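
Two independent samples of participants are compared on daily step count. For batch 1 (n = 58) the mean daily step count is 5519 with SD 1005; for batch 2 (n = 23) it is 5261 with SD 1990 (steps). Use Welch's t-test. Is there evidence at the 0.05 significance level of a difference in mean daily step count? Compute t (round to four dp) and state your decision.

t = 0.5925; fail to reject H0

Let group 1 = batch 1, group 2 = batch 2. H0: μ_1 = μ_2; H1: μ_1 ≠ μ_2 (Welch's two-sample t-test, two-sided).
t = (x̄_1 − x̄_2)/√(s_1²/n_1 + s_2²/n_2) = (5519 − 5261)/√(1005²/58 + 1990²/23) = 0.5925
Welch–Satterthwaite df ≈ 26.57
Two-sided p-value ≈ 0.559
Since p ≈ 0.559 > α = 0.05, fail to reject H0; the data do not provide sufficient evidence against H0.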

—————

(Aim of the exercise)
Look at the entries above. Then set all of them down again exactly.

(Result of this task)
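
Two independent samples of participants are compared on daily step count. For batch 1 (n = 58) the mean daily step count is 5519 with SD 1005; for batch 2 (n = 23) it is 5261 with SD 1990 (steps). Use Welch's t-test. Is there evidence at the 0.05 significance level of a difference in mean daily step count? Compute t (round to four dp) and state your decision.

t = 0.5925; fail to reject H0

Let group 1 = batch 1, group 2 = batch 2. H0: μ_1 = μ_2; H1: μ_1 ≠ μ_2 (Welch's two-sample t-test, two-sided).
t = (x̄_1 − x̄_2)/√(s_1²/n_1 + s_2²/n_2) = (5519 − 5261)/√(1005²/58 + 1990²/23) = 0.5925
Welch–Satterthwaite df ≈ 26.57
Two-sided p-value ≈ 0.559
Since p ≈ 0.559 > α = 0.05, fail to reject H0; the data do not provide sufficient evidence against H0.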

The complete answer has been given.